#### [YOUR GOAL]
Set down each entry from the block beneath, exactly as written.

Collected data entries
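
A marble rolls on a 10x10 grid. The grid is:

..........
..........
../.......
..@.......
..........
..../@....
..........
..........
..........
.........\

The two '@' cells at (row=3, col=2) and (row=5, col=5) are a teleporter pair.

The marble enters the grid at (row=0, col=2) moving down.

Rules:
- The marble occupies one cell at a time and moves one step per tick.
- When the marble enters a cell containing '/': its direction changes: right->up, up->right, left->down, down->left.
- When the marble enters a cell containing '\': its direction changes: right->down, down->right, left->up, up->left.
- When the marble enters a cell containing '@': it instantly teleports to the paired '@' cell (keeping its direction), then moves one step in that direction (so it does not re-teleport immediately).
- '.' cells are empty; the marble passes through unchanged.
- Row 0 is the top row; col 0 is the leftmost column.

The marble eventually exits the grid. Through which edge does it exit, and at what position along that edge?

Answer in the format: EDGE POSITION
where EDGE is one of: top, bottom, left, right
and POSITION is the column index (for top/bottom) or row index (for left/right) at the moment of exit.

Step 1: enter (0,2), '.' pass, move down to (1,2)
Step 2: enter (1,2), '.' pass, move down to (2,2)
Step 3: enter (2,2), '/' deflects down->left, move left to (2,1)
Step 4: enter (2,1), '.' pass, move left to (2,0)
Step 5: enter (2,0), '.' pass, move left to (2,-1)
Step 6: at (2,-1) — EXIT via left edge, pos 2

Answer: left 2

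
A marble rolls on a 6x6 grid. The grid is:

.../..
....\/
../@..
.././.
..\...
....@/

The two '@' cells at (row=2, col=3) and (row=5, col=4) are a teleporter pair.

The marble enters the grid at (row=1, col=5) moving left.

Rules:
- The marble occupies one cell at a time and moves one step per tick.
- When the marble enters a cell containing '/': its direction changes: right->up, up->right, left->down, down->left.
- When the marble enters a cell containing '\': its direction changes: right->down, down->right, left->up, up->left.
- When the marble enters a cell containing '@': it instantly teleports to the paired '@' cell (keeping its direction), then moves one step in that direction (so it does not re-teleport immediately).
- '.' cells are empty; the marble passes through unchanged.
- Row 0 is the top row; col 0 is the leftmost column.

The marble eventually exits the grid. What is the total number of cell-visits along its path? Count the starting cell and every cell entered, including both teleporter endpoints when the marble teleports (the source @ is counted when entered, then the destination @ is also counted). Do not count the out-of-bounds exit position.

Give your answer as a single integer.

Answer: 11

Derivation:
Step 1: enter (1,5), '/' deflects left->down, move down to (2,5)
Step 2: enter (2,5), '.' pass, move down to (3,5)
Step 3: enter (3,5), '.' pass, move down to (4,5)
Step 4: enter (4,5), '.' pass, move down to (5,5)
Step 5: enter (5,5), '/' deflects down->left, move left to (5,4)
Step 6: enter (5,4), '@' teleport (5,4)->(2,3), also enter (2,3), move left to (2,2)
Step 7: enter (2,2), '/' deflects left->down, move down to (3,2)
Step 8: enter (3,2), '/' deflects down->left, move left to (3,1)
Step 9: enter (3,1), '.' pass, move left to (3,0)
Step 10: enter (3,0), '.' pass, move left to (3,-1)
Step 11: at (3,-1) — EXIT via left edge, pos 3
Path length (cell visits): 11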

#### [RESULT OF THE TASK]
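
A marble rolls on a 10x10 grid. The grid is:

..........
..........
../.......
..@.......
..........
..../@....
..........
..........
..........
.........\

The two '@' cells at (row=3, col=2) and (row=5, col=5) are a teleporter pair.

The marble enters the grid at (row=0, col=2) moving down.

Rules:
- The marble occupies one cell at a time and moves one step per tick.
- When the marble enters a cell containing '/': its direction changes: right->up, up->right, left->down, down->left.
- When the marble enters a cell containing '\': its direction changes: right->down, down->right, left->up, up->left.
- When the marble enters a cell containing '@': it instantly teleports to the paired '@' cell (keeping its direction), then moves one step in that direction (so it does not re-teleport immediately).
- '.' cells are empty; the marble passes through unchanged.
- Row 0 is the top row; col 0 is the leftmost column.

The marble eventually exits the grid. Through which edge does it exit, and at what position along that edge?

Answer in the format: EDGE POSITION
where EDGE is one of: top, bottom, left, right
and POSITION is the column index (for top/bottom) or row index (for left/right) at the moment of exit.

Step 1: enter (0,2), '.' pass, move down to (1,2)
Step 2: enter (1,2), '.' pass, move down to (2,2)
Step 3: enter (2,2), '/' deflects down->left, move left to (2,1)
Step 4: enter (2,1), '.' pass, move left to (2,0)
Step 5: enter (2,0), '.' pass, move left to (2,-1)
Step 6: at (2,-1) — EXIT via left edge, pos 2

Answer: left 2

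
A marble rolls on a 6x6 grid. The grid is:

.../..
....\/
../@..
.././.
..\...
....@/

The two '@' cells at (row=2, col=3) and (row=5, col=4) are a teleporter pair.

The marble enters the grid at (row=1, col=5) moving left.

Rules:
- The marble occupies one cell at a time and moves one step per tick.
- When the marble enters a cell containing '/': its direction changes: right->up, up->right, left->down, down->left.
- When the marble enters a cell containing '\': its direction changes: right->down, down->right, left->up, up->left.
- When the marble enters a cell containing '@': it instantly teleports to the paired '@' cell (keeping its direction), then moves one step in that direction (so it does not re-teleport immediately).
- '.' cells are empty; the marble passes through unchanged.
- Row 0 is the top row; col 0 is the leftmost column.

The marble eventually exits the grid. What is the total number of cell-visits along its path? Count the starting cell and every cell entered, including both teleporter endpoints when the marble teleports (the source @ is counted when entered, then the destination @ is also counted). Do not count the out-of-bounds exit position.

Give your answer as a single integer.

Answer: 11

Derivation:
Step 1: enter (1,5), '/' deflects left->down, move down to (2,5)
Step 2: enter (2,5), '.' pass, move down to (3,5)
Step 3: enter (3,5), '.' pass, move down to (4,5)
Step 4: enter (4,5), '.' pass, move down to (5,5)
Step 5: enter (5,5), '/' deflects down->left, move left to (5,4)
Step 6: enter (5,4), '@' teleport (5,4)->(2,3), also enter (2,3), move left to (2,2)
Step 7: enter (2,2), '/' deflects left->down, move down to (3,2)
Step 8: enter (3,2), '/' deflects down->left, move left to (3,1)
Step 9: enter (3,1), '.' pass, move left to (3,0)
Step 10: enter (3,0), '.' pass, move left to (3,-1)
Step 11: at (3,-1) — EXIT via left edge, pos 3
Path length (cell visits): 11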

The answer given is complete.